(Collected data)
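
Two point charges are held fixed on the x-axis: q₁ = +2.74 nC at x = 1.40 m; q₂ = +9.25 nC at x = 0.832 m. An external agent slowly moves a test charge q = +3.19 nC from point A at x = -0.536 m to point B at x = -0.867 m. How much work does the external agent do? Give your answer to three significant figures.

-4.37×10⁻⁸ J

For quasistatic motion the external work equals the change in potential energy: W_ext = qΔV = q(V_B − V_A).
At A: distances to the source charges are 1.94 m, 1.37 m; V_A = Σ kqᵢ/rᵢ = 73.5 V.
At B: distances to the source charges are 2.27 m, 1.70 m; V_B = Σ kqᵢ/rᵢ = 59.8 V.
ΔV = V_B − V_A = -13.7 V.
W_ext = qΔV = (3.19×10⁻⁹ C)(-13.7 V) = -4.37×10⁻⁸ J.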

(INSTRUCTIONS TO FOLLOW)
Each entry above must be repeated word for word.

(RESPONSE TO THIS TASK)
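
Two point charges are held fixed on the x-axis: q₁ = +2.74 nC at x = 1.40 m; q₂ = +9.25 nC at x = 0.832 m. An external agent slowly moves a test charge q = +3.19 nC from point A at x = -0.536 m to point B at x = -0.867 m. How much work does the external agent do? Give your answer to three significant figures.

-4.37×10⁻⁸ J

For quasistatic motion the external work equals the change in potential energy: W_ext = qΔV = q(V_B − V_A).
At A: distances to the source charges are 1.94 m, 1.37 m; V_A = Σ kqᵢ/rᵢ = 73.5 V.
At B: distances to the source charges are 2.27 m, 1.70 m; V_B = Σ kqᵢ/rᵢ = 59.8 V.
ΔV = V_B − V_A = -13.7 V.
W_ext = qΔV = (3.19×10⁻⁹ C)(-13.7 V) = -4.37×10⁻⁸ J.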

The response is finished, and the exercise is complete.